═════ Data for this task ═════

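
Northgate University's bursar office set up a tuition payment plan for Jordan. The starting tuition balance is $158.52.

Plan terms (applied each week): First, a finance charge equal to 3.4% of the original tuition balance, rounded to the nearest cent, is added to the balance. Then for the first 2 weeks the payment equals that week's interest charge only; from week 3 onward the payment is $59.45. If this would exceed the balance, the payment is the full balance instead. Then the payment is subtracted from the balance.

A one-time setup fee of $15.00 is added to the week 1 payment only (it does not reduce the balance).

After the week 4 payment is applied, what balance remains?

$50.40

Week 1: opening $158.52; interest $5.39 → $163.91; payment $5.39 (+ $15.00 fee); balance $158.52
Week 2: opening $158.52; interest $5.39 → $163.91; payment $5.39; balance $158.52
Week 3: opening $158.52; interest $5.39 → $163.91; payment $59.45; balance $104.46
Week 4: opening $104.46; interest $5.39 → $109.85; payment $59.45; balance $50.40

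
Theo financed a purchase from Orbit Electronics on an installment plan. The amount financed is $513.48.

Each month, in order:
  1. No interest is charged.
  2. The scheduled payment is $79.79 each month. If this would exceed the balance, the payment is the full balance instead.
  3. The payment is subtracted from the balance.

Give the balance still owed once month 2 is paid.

$353.90

# | Opening | Payment | End bal
1 | $513.48 | $79.79 | $433.69
2 | $433.69 | $79.79 | $353.90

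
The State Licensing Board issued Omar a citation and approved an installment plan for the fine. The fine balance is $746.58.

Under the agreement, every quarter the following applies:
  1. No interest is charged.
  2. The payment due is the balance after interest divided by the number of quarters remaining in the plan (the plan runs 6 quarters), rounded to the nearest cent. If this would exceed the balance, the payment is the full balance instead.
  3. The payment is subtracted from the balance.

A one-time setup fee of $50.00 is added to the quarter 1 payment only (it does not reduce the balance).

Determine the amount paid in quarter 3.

Quarter 1: $746.58 − $124.43 (+ $50.00 fee) → $622.15
Quarter 2: $622.15 − $124.43 → $497.72
Quarter 3: $497.72 − $124.43 → $373.29

$124.43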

═════

▸ **What you should do**: Copy all lines of the preceding data that hold the word "would".

▸ **Exercise response**:
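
Plan terms (applied each week): First, a finance charge equal to 3.4% of the original tuition balance, rounded to the nearest cent, is added to the balance. Then for the first 2 weeks the payment equals that week's interest charge only; from week 3 onward the payment is $59.45. If this would exceed the balance, the payment is the full balance instead. Then the payment is subtracted from the balance.
  2. The scheduled payment is $79.79 each month. If this would exceed the balance, the payment is the full balance instead.
  2. The payment due is the balance after interest divided by the number of quarters remaining in the plan (the plan runs 6 quarters), rounded to the nearest cent. If this would exceed the balance, the payment is the full balance instead.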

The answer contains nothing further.